Data items
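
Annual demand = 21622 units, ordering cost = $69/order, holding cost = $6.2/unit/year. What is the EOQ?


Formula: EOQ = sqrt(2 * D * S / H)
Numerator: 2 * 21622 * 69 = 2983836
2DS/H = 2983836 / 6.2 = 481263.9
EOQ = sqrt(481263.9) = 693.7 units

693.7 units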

* * *

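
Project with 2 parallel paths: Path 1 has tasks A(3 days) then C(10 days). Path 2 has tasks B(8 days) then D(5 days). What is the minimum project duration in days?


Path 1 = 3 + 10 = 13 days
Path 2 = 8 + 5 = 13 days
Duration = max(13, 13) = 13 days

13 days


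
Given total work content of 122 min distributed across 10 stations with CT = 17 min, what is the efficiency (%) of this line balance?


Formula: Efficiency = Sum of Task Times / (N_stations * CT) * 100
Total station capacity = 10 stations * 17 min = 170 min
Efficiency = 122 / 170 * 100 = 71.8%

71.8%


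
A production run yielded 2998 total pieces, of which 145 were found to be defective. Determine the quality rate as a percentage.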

#### Your task:
Only one stretch of the records above is wanted: the lines between the one holding "Given total work" and the one holding "A production run", inclusive, reproduced exactly.

#### Result for this exercise:
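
Given total work content of 122 min distributed across 10 stations with CT = 17 min, what is the efficiency (%) of this line balance?


Formula: Efficiency = Sum of Task Times / (N_stations * CT) * 100
Total station capacity = 10 stations * 17 min = 170 min
Efficiency = 122 / 170 * 100 = 71.8%

71.8%


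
A production run yielded 2998 total pieces, of which 145 were found to be defective. Determine the quality rate as a percentage.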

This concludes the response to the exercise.